───── INFORMATION SUPPLIED

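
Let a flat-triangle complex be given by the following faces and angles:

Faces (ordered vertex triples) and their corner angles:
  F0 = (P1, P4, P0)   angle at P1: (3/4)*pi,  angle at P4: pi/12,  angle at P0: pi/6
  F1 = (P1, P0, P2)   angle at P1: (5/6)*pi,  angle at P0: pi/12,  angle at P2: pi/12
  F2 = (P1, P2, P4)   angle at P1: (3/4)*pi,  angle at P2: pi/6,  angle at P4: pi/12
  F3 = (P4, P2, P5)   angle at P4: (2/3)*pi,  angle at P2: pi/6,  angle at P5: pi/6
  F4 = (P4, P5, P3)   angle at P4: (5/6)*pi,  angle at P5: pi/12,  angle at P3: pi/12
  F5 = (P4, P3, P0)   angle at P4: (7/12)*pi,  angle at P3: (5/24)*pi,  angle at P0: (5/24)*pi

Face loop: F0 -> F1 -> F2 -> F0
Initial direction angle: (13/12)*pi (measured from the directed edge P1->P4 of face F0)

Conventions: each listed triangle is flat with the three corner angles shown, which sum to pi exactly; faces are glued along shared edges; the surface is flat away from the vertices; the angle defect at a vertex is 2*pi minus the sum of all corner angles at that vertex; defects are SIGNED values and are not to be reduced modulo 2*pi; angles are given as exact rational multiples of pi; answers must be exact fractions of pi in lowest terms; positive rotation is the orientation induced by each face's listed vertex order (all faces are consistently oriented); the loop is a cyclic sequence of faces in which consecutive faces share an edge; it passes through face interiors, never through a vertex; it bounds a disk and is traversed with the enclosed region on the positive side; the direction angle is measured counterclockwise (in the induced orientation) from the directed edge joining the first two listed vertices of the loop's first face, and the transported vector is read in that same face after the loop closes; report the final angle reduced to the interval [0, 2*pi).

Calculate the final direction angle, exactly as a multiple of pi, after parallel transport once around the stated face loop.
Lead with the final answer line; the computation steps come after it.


Answer: final direction angle = (3/4)*pi

enclosed vertex P1: corner angles sum to (7/3)*pi, defect = 2*pi - (7/3)*pi = -pi/3
by Gauss-Bonnet the loop rotates the vector by the enclosed defect sum (positive orientation, mod 2*pi)
final angle = (13/12)*pi - pi/3 = (3/4)*pi (mod 2*pi)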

──────────

* [TASK DETAILS]:
Repeat exactly, please, each line from the beginning of the data through the line with "Conventions: each listed" in it, and only those lines.

* [RESPONSE AREA]:
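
Let a flat-triangle complex be given by the following faces and angles:

Faces (ordered vertex triples) and their corner angles:
  F0 = (P1, P4, P0)   angle at P1: (3/4)*pi,  angle at P4: pi/12,  angle at P0: pi/6
  F1 = (P1, P0, P2)   angle at P1: (5/6)*pi,  angle at P0: pi/12,  angle at P2: pi/12
  F2 = (P1, P2, P4)   angle at P1: (3/4)*pi,  angle at P2: pi/6,  angle at P4: pi/12
  F3 = (P4, P2, P5)   angle at P4: (2/3)*pi,  angle at P2: pi/6,  angle at P5: pi/6
  F4 = (P4, P5, P3)   angle at P4: (5/6)*pi,  angle at P5: pi/12,  angle at P3: pi/12
  F5 = (P4, P3, P0)   angle at P4: (7/12)*pi,  angle at P3: (5/24)*pi,  angle at P0: (5/24)*pi

Face loop: F0 -> F1 -> F2 -> F0
Initial direction angle: (13/12)*pi (measured from the directed edge P1->P4 of face F0)

Conventions: each listed triangle is flat with the three corner angles shown, which sum to pi exactly; faces are glued along shared edges; the surface is flat away from the vertices; the angle defect at a vertex is 2*pi minus the sum of all corner angles at that vertex; defects are SIGNED values and are not to be reduced modulo 2*pi; angles are given as exact rational multiples of pi; answers must be exact fractions of pi in lowest terms; positive rotation is the orientation induced by each face's listed vertex order (all faces are consistently oriented); the loop is a cyclic sequence of faces in which consecutive faces share an edge; it passes through face interiors, never through a vertex; it bounds a disk and is traversed with the enclosed region on the positive side; the direction angle is measured counterclockwise (in the induced orientation) from the directed edge joining the first two listed vertices of the loop's first face, and the transported vector is read in that same face after the loop closes; report the final angle reduced to the interval [0, 2*pi).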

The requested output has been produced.